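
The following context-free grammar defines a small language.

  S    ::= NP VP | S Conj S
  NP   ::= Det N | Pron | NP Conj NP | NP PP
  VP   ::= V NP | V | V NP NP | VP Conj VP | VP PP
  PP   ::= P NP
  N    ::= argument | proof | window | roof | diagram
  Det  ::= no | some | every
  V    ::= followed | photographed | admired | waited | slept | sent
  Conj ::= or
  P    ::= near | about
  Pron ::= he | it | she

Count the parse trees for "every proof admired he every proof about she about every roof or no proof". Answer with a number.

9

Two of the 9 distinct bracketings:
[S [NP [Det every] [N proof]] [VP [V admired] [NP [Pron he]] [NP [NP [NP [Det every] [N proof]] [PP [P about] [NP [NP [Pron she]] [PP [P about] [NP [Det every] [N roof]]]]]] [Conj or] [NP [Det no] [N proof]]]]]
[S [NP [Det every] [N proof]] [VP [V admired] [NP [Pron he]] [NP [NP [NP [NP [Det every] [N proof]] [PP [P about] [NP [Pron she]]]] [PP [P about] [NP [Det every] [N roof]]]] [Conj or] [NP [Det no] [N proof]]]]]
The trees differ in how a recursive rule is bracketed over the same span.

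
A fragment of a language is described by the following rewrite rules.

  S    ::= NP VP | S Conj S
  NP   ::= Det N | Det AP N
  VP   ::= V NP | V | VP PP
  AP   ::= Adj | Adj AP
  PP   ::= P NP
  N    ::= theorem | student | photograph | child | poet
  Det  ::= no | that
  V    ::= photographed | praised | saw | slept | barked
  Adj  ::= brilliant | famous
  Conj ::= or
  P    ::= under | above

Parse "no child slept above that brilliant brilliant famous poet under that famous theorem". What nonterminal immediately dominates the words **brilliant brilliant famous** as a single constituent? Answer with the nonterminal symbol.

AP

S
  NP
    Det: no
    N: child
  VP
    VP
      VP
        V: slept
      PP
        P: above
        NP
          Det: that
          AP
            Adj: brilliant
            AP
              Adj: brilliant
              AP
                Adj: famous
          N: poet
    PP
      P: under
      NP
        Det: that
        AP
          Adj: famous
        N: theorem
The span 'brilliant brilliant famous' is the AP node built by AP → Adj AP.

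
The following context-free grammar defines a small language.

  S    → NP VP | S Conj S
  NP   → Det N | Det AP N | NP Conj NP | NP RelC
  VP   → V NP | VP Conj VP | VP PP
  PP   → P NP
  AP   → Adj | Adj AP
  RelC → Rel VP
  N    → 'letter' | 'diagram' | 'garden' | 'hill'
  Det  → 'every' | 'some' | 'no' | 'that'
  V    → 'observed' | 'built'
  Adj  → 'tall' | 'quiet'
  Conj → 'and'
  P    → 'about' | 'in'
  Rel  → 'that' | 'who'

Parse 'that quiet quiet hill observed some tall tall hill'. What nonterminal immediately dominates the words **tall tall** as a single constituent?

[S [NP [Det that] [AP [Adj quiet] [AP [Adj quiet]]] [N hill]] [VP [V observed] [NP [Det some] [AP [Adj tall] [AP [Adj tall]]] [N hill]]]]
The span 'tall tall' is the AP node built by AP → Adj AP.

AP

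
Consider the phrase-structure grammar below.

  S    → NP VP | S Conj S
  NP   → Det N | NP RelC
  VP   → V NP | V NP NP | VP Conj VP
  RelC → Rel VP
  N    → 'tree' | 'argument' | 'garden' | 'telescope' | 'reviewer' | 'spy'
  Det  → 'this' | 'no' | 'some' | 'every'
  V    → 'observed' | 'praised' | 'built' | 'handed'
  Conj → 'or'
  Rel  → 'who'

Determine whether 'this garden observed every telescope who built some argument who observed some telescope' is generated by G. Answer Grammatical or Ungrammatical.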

*Task*: Find the word "diagram" in the material, then list each line that holds it.

*Written response*:
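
  N    ::= argument | proof | window | roof | diagram
  N    → 'letter' | 'diagram' | 'garden' | 'hill'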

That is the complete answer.